_Problem requirements_. Please retype the data that follows, starting at the line containing "3. Add 120 μL" and stopping after the last line.

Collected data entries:
☆ ☆ ☆ ☆ ☆ ☆ ☆
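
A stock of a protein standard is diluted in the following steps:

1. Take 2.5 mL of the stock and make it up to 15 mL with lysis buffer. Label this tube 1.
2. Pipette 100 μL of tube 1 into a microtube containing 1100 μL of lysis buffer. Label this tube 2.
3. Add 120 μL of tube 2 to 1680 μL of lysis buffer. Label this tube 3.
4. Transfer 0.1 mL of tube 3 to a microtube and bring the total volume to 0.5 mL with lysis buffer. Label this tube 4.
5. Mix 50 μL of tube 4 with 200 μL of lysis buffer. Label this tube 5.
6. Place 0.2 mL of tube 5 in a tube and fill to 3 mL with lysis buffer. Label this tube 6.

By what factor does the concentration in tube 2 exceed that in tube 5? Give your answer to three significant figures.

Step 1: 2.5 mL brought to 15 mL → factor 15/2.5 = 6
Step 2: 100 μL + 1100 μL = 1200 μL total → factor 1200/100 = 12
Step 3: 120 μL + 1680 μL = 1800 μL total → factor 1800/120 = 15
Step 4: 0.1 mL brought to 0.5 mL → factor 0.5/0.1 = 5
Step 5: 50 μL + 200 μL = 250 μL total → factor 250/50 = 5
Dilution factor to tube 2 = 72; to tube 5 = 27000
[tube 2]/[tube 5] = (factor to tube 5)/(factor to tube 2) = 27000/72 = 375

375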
☆ ☆ ☆ ☆ ☆ ☆ ☆
_Exercise response_.
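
3. Add 120 μL of tube 2 to 1680 μL of lysis buffer. Label this tube 3.
4. Transfer 0.1 mL of tube 3 to a microtube and bring the total volume to 0.5 mL with lysis buffer. Label this tube 4.
5. Mix 50 μL of tube 4 with 200 μL of lysis buffer. Label this tube 5.
6. Place 0.2 mL of tube 5 in a tube and fill to 3 mL with lysis buffer. Label this tube 6.

By what factor does the concentration in tube 2 exceed that in tube 5? Give your answer to three significant figures.

Step 1: 2.5 mL brought to 15 mL → factor 15/2.5 = 6
Step 2: 100 μL + 1100 μL = 1200 μL total → factor 1200/100 = 12
Step 3: 120 μL + 1680 μL = 1800 μL total → factor 1800/120 = 15
Step 4: 0.1 mL brought to 0.5 mL → factor 0.5/0.1 = 5
Step 5: 50 μL + 200 μL = 250 μL total → factor 250/50 = 5
Dilution factor to tube 2 = 72; to tube 5 = 27000
[tube 2]/[tube 5] = (factor to tube 5)/(factor to tube 2) = 27000/72 = 375

375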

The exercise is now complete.